*Problem to solve*
Once you find the line with "Find the Euclidean" in the entries below, return exactly every line from it through the line with "What is HSL".

___ Record set ___

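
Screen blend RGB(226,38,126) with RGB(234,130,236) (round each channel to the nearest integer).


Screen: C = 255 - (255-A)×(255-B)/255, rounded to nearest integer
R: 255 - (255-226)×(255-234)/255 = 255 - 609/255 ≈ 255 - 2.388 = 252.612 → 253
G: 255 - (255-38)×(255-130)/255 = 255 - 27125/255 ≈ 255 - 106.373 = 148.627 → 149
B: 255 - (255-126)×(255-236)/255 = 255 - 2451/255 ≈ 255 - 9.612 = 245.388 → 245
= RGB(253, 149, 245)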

___
___ Record set ___

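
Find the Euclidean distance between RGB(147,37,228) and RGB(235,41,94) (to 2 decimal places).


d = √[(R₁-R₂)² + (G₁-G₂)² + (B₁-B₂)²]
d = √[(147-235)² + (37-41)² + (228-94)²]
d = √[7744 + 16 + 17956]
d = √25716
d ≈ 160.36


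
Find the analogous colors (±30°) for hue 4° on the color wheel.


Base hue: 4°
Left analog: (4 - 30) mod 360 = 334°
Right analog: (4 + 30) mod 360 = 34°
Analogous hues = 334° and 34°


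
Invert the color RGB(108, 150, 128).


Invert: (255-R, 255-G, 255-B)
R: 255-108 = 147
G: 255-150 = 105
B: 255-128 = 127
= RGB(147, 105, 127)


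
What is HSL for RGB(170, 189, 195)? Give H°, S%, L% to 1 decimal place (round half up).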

___
___ Record set ___

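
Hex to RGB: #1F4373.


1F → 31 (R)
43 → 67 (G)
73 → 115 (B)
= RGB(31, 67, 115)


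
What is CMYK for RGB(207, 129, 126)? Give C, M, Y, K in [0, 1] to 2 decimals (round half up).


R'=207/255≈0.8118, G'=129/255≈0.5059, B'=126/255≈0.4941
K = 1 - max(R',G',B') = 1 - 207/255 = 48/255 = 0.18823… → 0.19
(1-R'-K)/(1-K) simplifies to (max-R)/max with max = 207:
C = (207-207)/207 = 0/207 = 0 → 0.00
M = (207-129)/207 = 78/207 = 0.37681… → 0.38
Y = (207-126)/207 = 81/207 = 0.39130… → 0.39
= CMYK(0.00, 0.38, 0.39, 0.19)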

___

*Answer to this problem*
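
Find the Euclidean distance between RGB(147,37,228) and RGB(235,41,94) (to 2 decimal places).


d = √[(R₁-R₂)² + (G₁-G₂)² + (B₁-B₂)²]
d = √[(147-235)² + (37-41)² + (228-94)²]
d = √[7744 + 16 + 17956]
d = √25716
d ≈ 160.36


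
Find the analogous colors (±30°) for hue 4° on the color wheel.


Base hue: 4°
Left analog: (4 - 30) mod 360 = 334°
Right analog: (4 + 30) mod 360 = 34°
Analogous hues = 334° and 34°


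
Invert the color RGB(108, 150, 128).


Invert: (255-R, 255-G, 255-B)
R: 255-108 = 147
G: 255-150 = 105
B: 255-128 = 127
= RGB(147, 105, 127)


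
What is HSL for RGB(170, 189, 195)? Give H°, S%, L% to 1 decimal place (round half up).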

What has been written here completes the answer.